Records from a collection
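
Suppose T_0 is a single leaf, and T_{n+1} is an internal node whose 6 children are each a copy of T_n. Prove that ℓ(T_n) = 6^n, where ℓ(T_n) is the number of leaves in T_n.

Base case: ℓ(T_0) = 1, and 6^0 = 1.
Assume ℓ(T_m) = 6^m.
Then ℓ(T_{m+1}) = 6·ℓ(T_m) = 6·6^m = 6^{m+1}.
So the formula holds for m+1, and by induction ℓ(T_n) = 6^n for all n ≥ 0.

ℓ(T_n) = 6^n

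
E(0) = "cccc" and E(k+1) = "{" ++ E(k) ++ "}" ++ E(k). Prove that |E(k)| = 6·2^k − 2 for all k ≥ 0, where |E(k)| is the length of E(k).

Base case: |E(0)| = 4, and 6·2^0 − 2 = 4.
Assume |E(r)| = 6·2^r − 2.
Then |E(r+1)| = 1 + |E(r)| + 1 + |E(r)| = 2|E(r)| + 2 = 2(6·2^r − 2) + 2 = 6·2^{r+1} − 4 + 2 = 6·2^{r+1} − 2.
So the formula holds for r+1, and by induction |E(k)| = 6·2^k − 2 for all k ≥ 0.

|E(k)| = 6·2^k − 2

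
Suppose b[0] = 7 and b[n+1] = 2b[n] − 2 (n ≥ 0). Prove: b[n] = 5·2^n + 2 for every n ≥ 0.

Base case: b[0] = 7, and 5·2^0 + 2 = 5 + 2 = 7.
Assume b[j] = 5·2^j + 2 for some j ≥ 0.
Then b[j+1] = 2b[j] − 2 = 2·(5·2^j + 2) − 2 = 10·2^j + 4 − 2 = 5·2^{j+1} + 2.
This completes the inductive step, so b[n] = 5·2^n + 2 for all n ≥ 0.

b[n] = 5·2^n + 2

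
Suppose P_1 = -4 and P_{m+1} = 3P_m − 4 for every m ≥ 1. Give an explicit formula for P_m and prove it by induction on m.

Claim: P_m = -2·3^m + 2.

Base case: P_1 = -4, and -2·3^1 + 2 = -6 + 2 = -4.
Assume P_j = -2·3^j + 2 for some j ≥ 1.
Then P_{j+1} = 3P_j − 4 = 3·(-2·3^j + 2) − 4 = -6·3^j + 6 − 4 = -2·3^{j+1} + 2.
Hence P_m = -2·3^m + 2 for every m ≥ 1, by induction.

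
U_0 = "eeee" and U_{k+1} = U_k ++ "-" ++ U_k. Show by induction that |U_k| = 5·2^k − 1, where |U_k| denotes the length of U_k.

Base case: |U_0| = 4, and 5·2^0 − 1 = 4.
Assume |U_m| = 5·2^m − 1.
Then |U_{m+1}| = |U_m| + 1 + |U_m| = 2|U_m| + 1 = 2(5·2^m − 1) + 1 = 5·2^{m+1} − 2 + 1 = 5·2^{m+1} − 1.
This completes the inductive step, so |U_k| = 5·2^k − 1 for all k ≥ 0.

|U_k| = 5·2^k − 1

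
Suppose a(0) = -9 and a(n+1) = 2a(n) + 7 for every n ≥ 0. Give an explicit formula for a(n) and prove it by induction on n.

Claim: a(n) = -2^{n+1} − 7.

Base case: a(0) = -9, and -2^{0+1} − 7 = -2 − 7 = -9.
Assume a(j) = -2^{j+1} − 7 for some j ≥ 0.
Then a(j+1) = 2a(j) + 7 = 2·(-2^{j+1} − 7) + 7 = -2^{j+2} − 14 + 7 = -2^{j+2} − 7.
This completes the inductive step, so a(n) = -2^{n+1} − 7 for all n ≥ 0.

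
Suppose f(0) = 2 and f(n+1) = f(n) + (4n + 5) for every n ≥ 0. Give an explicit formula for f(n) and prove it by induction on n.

Claim: f(n) = 2n^2 + 3n + 2.

Base case: f(0) = 2, and 2·0^2 + 3·0 + 2 = 2.
Assume f(k) = 2k^2 + 3k + 2.
Then f(k+1) = f(k) + (4k + 5) = (2k^2 + 3k + 2) + (4k + 5) = 2k^2 + 7k + 7,
and 2·(k+1)^2 + 3·(k+1) + 2 = 2k^2 + 7k + 7.
By induction, f(n) = 2n^2 + 3n + 2 for all n ≥ 0.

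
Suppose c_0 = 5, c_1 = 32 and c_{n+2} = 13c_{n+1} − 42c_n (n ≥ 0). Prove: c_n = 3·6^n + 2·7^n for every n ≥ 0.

Base cases: c_0 = 5 and 3·6^0 + 2·7^0 = 5; c_1 = 32 and 3·6^1 + 2·7^1 = 32.
Assume c_j = 3·6^j + 2·7^j for all 0 ≤ j ≤ r, where r ≥ 1.
Then c_{r+1} = 13c_r − 42c_{r−1} = 13·(3·6^r + 2·7^r) − 42·(3·6^{r−1} + 2·7^{r−1}) = 3·(13·6 − 42)6^{r−1} + 2·(13·7 − 42)7^{r−1} = 108·6^{r−1} + 98·7^{r−1} = 3·6^{r+1} + 2·7^{r+1}.
Hence c_n = 3·6^n + 2·7^n for every n ≥ 0, by strong induction.

c_n = 3·6^n + 2·7^n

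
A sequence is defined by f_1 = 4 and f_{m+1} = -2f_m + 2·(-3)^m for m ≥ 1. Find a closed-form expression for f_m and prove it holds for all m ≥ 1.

Claim: f_m = (-2)^m − 2·(-3)^m.

Base case: f_1 = 4, and (-2)^1 − 2·(-3)^1 = -2 + 6 = 4.
Assume f_j = (-2)^j − 2·(-3)^j for some j ≥ 1.
Then f_{j+1} = -2f_j + 2·(-3)^j = -2·((-2)^j − 2·(-3)^j) + 2·(-3)^j = (-2)^{j+1} + 4·(-3)^j + 2·(-3)^j = (-2)^{j+1} + 6·(-3)^j = (-2)^{j+1} − 2·(-3)^{j+1}.
So the formula holds for j+1, and by induction f_m = (-2)^m − 2·(-3)^m for all m ≥ 1.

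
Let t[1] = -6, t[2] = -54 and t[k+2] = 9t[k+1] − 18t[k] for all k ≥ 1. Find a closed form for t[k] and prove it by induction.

Claim: t[k] = 2·3^k − 2·6^k.

Base cases: t[1] = -6 and 2·3^1 − 2·6^1 = -6; t[2] = -54 and 2·3^2 − 2·6^2 = -54.
Assume t[j] = 2·3^j − 2·6^j for all 1 ≤ j ≤ m, where m ≥ 2.
Then t[m+1] = 9t[m] − 18t[m−1] = 9·(2·3^m − 2·6^m) − 18·(2·3^{m−1} − 2·6^{m−1}) = 2·(9·3 − 18)3^{m−1} − 2·(9·6 − 18)6^{m−1} = 18·3^{m−1} − 72·6^{m−1} = 2·3^{m+1} − 2·6^{m+1}.
So the formula holds for m+1, and by strong induction t[k] = 2·3^k − 2·6^k for all k ≥ 1.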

● WORK TASK
Print exactly the lines from the one with "A sequence is" through the end of the data, inclusive.

● WRITTEN REPLY
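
A sequence is defined by f_1 = 4 and f_{m+1} = -2f_m + 2·(-3)^m for m ≥ 1. Find a closed-form expression for f_m and prove it holds for all m ≥ 1.

Claim: f_m = (-2)^m − 2·(-3)^m.

Base case: f_1 = 4, and (-2)^1 − 2·(-3)^1 = -2 + 6 = 4.
Assume f_j = (-2)^j − 2·(-3)^j for some j ≥ 1.
Then f_{j+1} = -2f_j + 2·(-3)^j = -2·((-2)^j − 2·(-3)^j) + 2·(-3)^j = (-2)^{j+1} + 4·(-3)^j + 2·(-3)^j = (-2)^{j+1} + 6·(-3)^j = (-2)^{j+1} − 2·(-3)^{j+1}.
So the formula holds for j+1, and by induction f_m = (-2)^m − 2·(-3)^m for all m ≥ 1.

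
Let t[1] = -6, t[2] = -54 and t[k+2] = 9t[k+1] − 18t[k] for all k ≥ 1. Find a closed form for t[k] and prove it by induction.

Claim: t[k] = 2·3^k − 2·6^k.

Base cases: t[1] = -6 and 2·3^1 − 2·6^1 = -6; t[2] = -54 and 2·3^2 − 2·6^2 = -54.
Assume t[j] = 2·3^j − 2·6^j for all 1 ≤ j ≤ m, where m ≥ 2.
Then t[m+1] = 9t[m] − 18t[m−1] = 9·(2·3^m − 2·6^m) − 18·(2·3^{m−1} − 2·6^{m−1}) = 2·(9·3 − 18)3^{m−1} − 2·(9·6 − 18)6^{m−1} = 18·3^{m−1} − 72·6^{m−1} = 2·3^{m+1} − 2·6^{m+1}.
So the formula holds for m+1, and by strong induction t[k] = 2·3^k − 2·6^k for all k ≥ 1.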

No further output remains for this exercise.